Assignment
The entries below are to be copied exactly, with nothing left out.

The input
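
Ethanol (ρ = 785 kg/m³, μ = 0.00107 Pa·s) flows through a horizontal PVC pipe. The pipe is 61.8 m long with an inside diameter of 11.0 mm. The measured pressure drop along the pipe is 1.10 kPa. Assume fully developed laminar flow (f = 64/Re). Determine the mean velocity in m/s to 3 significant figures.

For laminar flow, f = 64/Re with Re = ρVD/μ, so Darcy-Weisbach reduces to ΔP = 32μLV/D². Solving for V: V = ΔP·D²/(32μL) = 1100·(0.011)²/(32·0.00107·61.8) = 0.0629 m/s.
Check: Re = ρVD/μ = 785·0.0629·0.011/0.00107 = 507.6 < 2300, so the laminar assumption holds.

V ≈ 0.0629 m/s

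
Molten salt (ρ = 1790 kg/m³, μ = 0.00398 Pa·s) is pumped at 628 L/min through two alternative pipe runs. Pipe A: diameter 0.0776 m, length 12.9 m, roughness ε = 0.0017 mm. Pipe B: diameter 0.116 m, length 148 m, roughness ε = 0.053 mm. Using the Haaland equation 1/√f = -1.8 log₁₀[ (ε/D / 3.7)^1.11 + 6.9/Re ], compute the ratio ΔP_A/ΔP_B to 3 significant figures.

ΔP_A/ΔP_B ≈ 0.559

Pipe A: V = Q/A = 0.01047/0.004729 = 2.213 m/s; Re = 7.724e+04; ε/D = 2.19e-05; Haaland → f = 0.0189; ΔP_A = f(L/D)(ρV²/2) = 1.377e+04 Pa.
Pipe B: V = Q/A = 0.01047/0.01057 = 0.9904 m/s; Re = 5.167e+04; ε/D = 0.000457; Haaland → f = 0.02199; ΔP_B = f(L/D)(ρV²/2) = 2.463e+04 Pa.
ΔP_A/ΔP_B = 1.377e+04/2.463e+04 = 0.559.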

Expected answer
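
Ethanol (ρ = 785 kg/m³, μ = 0.00107 Pa·s) flows through a horizontal PVC pipe. The pipe is 61.8 m long with an inside diameter of 11.0 mm. The measured pressure drop along the pipe is 1.10 kPa. Assume fully developed laminar flow (f = 64/Re). Determine the mean velocity in m/s to 3 significant figures.

For laminar flow, f = 64/Re with Re = ρVD/μ, so Darcy-Weisbach reduces to ΔP = 32μLV/D². Solving for V: V = ΔP·D²/(32μL) = 1100·(0.011)²/(32·0.00107·61.8) = 0.0629 m/s.
Check: Re = ρVD/μ = 785·0.0629·0.011/0.00107 = 507.6 < 2300, so the laminar assumption holds.

V ≈ 0.0629 m/s

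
Molten salt (ρ = 1790 kg/m³, μ = 0.00398 Pa·s) is pumped at 628 L/min through two alternative pipe runs. Pipe A: diameter 0.0776 m, length 12.9 m, roughness ε = 0.0017 mm. Pipe B: diameter 0.116 m, length 148 m, roughness ε = 0.053 mm. Using the Haaland equation 1/√f = -1.8 log₁₀[ (ε/D / 3.7)^1.11 + 6.9/Re ], compute the ratio ΔP_A/ΔP_B to 3 significant figures.

ΔP_A/ΔP_B ≈ 0.559

Pipe A: V = Q/A = 0.01047/0.004729 = 2.213 m/s; Re = 7.724e+04; ε/D = 2.19e-05; Haaland → f = 0.0189; ΔP_A = f(L/D)(ρV²/2) = 1.377e+04 Pa.
Pipe B: V = Q/A = 0.01047/0.01057 = 0.9904 m/s; Re = 5.167e+04; ε/D = 0.000457; Haaland → f = 0.02199; ΔP_B = f(L/D)(ρV²/2) = 2.463e+04 Pa.
ΔP_A/ΔP_B = 1.377e+04/2.463e+04 = 0.559.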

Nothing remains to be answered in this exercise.